[Supplied material]:

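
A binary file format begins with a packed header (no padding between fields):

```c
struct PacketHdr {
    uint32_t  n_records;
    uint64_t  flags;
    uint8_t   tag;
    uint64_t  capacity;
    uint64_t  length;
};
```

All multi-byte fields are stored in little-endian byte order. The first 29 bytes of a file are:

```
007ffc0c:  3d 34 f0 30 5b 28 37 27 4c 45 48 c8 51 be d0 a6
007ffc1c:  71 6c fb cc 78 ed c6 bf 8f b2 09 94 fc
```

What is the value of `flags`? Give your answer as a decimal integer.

`flags` follows `n_records` (4 bytes), so it starts at byte offset 4 and occupies 8 bytes.
Bytes at offsets 4..11: 5B 28 37 27 4C 45 48 C8.
Little-endian stores the least-significant byte at the lowest address.
Reassemble most-significant byte first: C8 48 45 4C 27 37 28 5B → 0xC848454C2737285B.
0xC848454C2737285B = 14431861199286511707.

14431861199286511707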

[Problem description]:
Once the line with "What is the" is found, transcribe it and each line after it through the final line of the entries, exactly and only.

[Completed exercise]:
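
What is the value of `flags`? Give your answer as a decimal integer.

`flags` follows `n_records` (4 bytes), so it starts at byte offset 4 and occupies 8 bytes.
Bytes at offsets 4..11: 5B 28 37 27 4C 45 48 C8.
Little-endian stores the least-significant byte at the lowest address.
Reassemble most-significant byte first: C8 48 45 4C 27 37 28 5B → 0xC848454C2737285B.
0xC848454C2737285B = 14431861199286511707.

14431861199286511707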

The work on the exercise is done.